• To do: Could you print every record exactly as it stands?

• Saved data entries:
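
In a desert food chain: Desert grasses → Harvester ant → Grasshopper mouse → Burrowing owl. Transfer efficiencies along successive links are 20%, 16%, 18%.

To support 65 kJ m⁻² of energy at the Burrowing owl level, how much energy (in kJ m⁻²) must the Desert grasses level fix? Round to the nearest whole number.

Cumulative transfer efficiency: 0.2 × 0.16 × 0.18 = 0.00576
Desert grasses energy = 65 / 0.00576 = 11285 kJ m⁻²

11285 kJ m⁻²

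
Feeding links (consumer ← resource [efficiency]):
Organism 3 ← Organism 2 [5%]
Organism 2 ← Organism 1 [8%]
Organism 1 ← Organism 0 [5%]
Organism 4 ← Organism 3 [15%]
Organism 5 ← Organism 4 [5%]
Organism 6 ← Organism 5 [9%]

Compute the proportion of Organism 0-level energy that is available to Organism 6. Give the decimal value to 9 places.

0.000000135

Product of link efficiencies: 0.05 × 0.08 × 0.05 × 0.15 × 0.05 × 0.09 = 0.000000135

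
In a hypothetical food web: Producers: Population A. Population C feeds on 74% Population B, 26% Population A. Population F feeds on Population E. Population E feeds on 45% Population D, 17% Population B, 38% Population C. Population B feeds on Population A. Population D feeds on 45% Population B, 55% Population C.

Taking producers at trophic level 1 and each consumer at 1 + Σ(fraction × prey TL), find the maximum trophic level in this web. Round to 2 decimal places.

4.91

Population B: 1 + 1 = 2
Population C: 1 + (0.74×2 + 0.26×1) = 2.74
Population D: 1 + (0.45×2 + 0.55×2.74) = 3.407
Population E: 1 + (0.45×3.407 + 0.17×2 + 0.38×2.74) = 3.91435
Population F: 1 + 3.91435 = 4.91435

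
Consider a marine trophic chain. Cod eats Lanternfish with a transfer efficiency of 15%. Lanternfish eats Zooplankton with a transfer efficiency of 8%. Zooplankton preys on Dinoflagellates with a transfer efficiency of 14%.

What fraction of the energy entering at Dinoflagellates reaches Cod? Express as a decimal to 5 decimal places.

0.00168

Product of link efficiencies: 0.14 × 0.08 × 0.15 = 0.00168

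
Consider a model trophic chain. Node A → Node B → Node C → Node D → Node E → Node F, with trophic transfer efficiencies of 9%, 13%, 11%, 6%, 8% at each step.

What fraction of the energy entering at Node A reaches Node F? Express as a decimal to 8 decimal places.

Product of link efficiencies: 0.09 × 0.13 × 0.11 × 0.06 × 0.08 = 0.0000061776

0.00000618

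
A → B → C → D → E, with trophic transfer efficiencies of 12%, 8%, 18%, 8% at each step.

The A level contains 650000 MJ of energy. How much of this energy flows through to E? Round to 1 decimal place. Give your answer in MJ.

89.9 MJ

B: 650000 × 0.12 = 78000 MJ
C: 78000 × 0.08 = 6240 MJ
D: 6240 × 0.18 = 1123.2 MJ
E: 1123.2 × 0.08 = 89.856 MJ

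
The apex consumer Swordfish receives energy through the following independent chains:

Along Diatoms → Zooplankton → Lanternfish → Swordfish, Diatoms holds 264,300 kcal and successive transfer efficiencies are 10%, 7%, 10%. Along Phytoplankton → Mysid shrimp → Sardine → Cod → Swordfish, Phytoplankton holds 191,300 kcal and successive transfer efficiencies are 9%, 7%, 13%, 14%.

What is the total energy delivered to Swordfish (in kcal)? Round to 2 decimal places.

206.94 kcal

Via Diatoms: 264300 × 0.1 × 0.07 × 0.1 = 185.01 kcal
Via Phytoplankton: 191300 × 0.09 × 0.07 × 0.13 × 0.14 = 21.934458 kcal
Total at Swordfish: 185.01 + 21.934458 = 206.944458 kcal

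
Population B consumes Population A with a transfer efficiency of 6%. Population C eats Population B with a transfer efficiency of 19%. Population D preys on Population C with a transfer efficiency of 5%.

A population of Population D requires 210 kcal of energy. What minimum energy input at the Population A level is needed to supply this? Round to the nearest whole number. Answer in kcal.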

• Output of the exercise:
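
In a desert food chain: Desert grasses → Harvester ant → Grasshopper mouse → Burrowing owl. Transfer efficiencies along successive links are 20%, 16%, 18%.

To support 65 kJ m⁻² of energy at the Burrowing owl level, how much energy (in kJ m⁻²) must the Desert grasses level fix? Round to the nearest whole number.

Cumulative transfer efficiency: 0.2 × 0.16 × 0.18 = 0.00576
Desert grasses energy = 65 / 0.00576 = 11285 kJ m⁻²

11285 kJ m⁻²

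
Feeding links (consumer ← resource [efficiency]):
Organism 3 ← Organism 2 [5%]
Organism 2 ← Organism 1 [8%]
Organism 1 ← Organism 0 [5%]
Organism 4 ← Organism 3 [15%]
Organism 5 ← Organism 4 [5%]
Organism 6 ← Organism 5 [9%]

Compute the proportion of Organism 0-level energy that is available to Organism 6. Give the decimal value to 9 places.

0.000000135

Product of link efficiencies: 0.05 × 0.08 × 0.05 × 0.15 × 0.05 × 0.09 = 0.000000135

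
In a hypothetical food web: Producers: Population A. Population C feeds on 74% Population B, 26% Population A. Population F feeds on Population E. Population E feeds on 45% Population D, 17% Population B, 38% Population C. Population B feeds on Population A. Population D feeds on 45% Population B, 55% Population C.

Taking producers at trophic level 1 and each consumer at 1 + Σ(fraction × prey TL), find the maximum trophic level in this web. Round to 2 decimal places.

4.91

Population B: 1 + 1 = 2
Population C: 1 + (0.74×2 + 0.26×1) = 2.74
Population D: 1 + (0.45×2 + 0.55×2.74) = 3.407
Population E: 1 + (0.45×3.407 + 0.17×2 + 0.38×2.74) = 3.91435
Population F: 1 + 3.91435 = 4.91435

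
Consider a marine trophic chain. Cod eats Lanternfish with a transfer efficiency of 15%. Lanternfish eats Zooplankton with a transfer efficiency of 8%. Zooplankton preys on Dinoflagellates with a transfer efficiency of 14%.

What fraction of the energy entering at Dinoflagellates reaches Cod? Express as a decimal to 5 decimal places.

0.00168

Product of link efficiencies: 0.14 × 0.08 × 0.15 = 0.00168

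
Consider a model trophic chain. Node A → Node B → Node C → Node D → Node E → Node F, with trophic transfer efficiencies of 9%, 13%, 11%, 6%, 8% at each step.

What fraction of the energy entering at Node A reaches Node F? Express as a decimal to 8 decimal places.

Product of link efficiencies: 0.09 × 0.13 × 0.11 × 0.06 × 0.08 = 0.0000061776

0.00000618

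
A → B → C → D → E, with trophic transfer efficiencies of 12%, 8%, 18%, 8% at each step.

The A level contains 650000 MJ of energy. How much of this energy flows through to E? Round to 1 decimal place. Give your answer in MJ.

89.9 MJ

B: 650000 × 0.12 = 78000 MJ
C: 78000 × 0.08 = 6240 MJ
D: 6240 × 0.18 = 1123.2 MJ
E: 1123.2 × 0.08 = 89.856 MJ

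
The apex consumer Swordfish receives energy through the following independent chains:

Along Diatoms → Zooplankton → Lanternfish → Swordfish, Diatoms holds 264,300 kcal and successive transfer efficiencies are 10%, 7%, 10%. Along Phytoplankton → Mysid shrimp → Sardine → Cod → Swordfish, Phytoplankton holds 191,300 kcal and successive transfer efficiencies are 9%, 7%, 13%, 14%.

What is the total energy delivered to Swordfish (in kcal)? Round to 2 decimal places.

206.94 kcal

Via Diatoms: 264300 × 0.1 × 0.07 × 0.1 = 185.01 kcal
Via Phytoplankton: 191300 × 0.09 × 0.07 × 0.13 × 0.14 = 21.934458 kcal
Total at Swordfish: 185.01 + 21.934458 = 206.944458 kcal

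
Population B consumes Population A with a transfer efficiency of 6%. Population C eats Population B with a transfer efficiency of 19%. Population D preys on Population C with a transfer efficiency of 5%.

A population of Population D requires 210 kcal of energy. What minimum energy input at the Population A level is needed to supply this? Round to the nearest whole number. Answer in kcal.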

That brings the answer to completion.